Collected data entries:
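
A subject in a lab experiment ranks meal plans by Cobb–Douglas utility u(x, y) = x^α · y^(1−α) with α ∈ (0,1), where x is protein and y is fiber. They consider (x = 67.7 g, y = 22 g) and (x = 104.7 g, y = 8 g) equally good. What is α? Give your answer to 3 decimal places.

Set the two utilities equal: 67.7^α·22^(1−α) = 104.7^α·8^(1−α).
(67.7/104.7)^α = (8/22)^(1−α); take logs: α·ln(67.7/104.7) = (1−α)·ln(8/22), i.e. α·-0.436013 = (1−α)·-1.011601.
So α/(1−α) = (-1.011601)/(-0.436013) = 2.320117, and α = 2.320117/3.320117 ≈ 0.699.

α ≈ 0.699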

• GOAL OF THE EXERCISE:
Give back each record above exactly as written.

• REPLY:
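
A subject in a lab experiment ranks meal plans by Cobb–Douglas utility u(x, y) = x^α · y^(1−α) with α ∈ (0,1), where x is protein and y is fiber. They consider (x = 67.7 g, y = 22 g) and (x = 104.7 g, y = 8 g) equally good. What is α? Give your answer to 3 decimal places.

Set the two utilities equal: 67.7^α·22^(1−α) = 104.7^α·8^(1−α).
(67.7/104.7)^α = (8/22)^(1−α); take logs: α·ln(67.7/104.7) = (1−α)·ln(8/22), i.e. α·-0.436013 = (1−α)·-1.011601.
So α/(1−α) = (-1.011601)/(-0.436013) = 2.320117, and α = 2.320117/3.320117 ≈ 0.699.

α ≈ 0.699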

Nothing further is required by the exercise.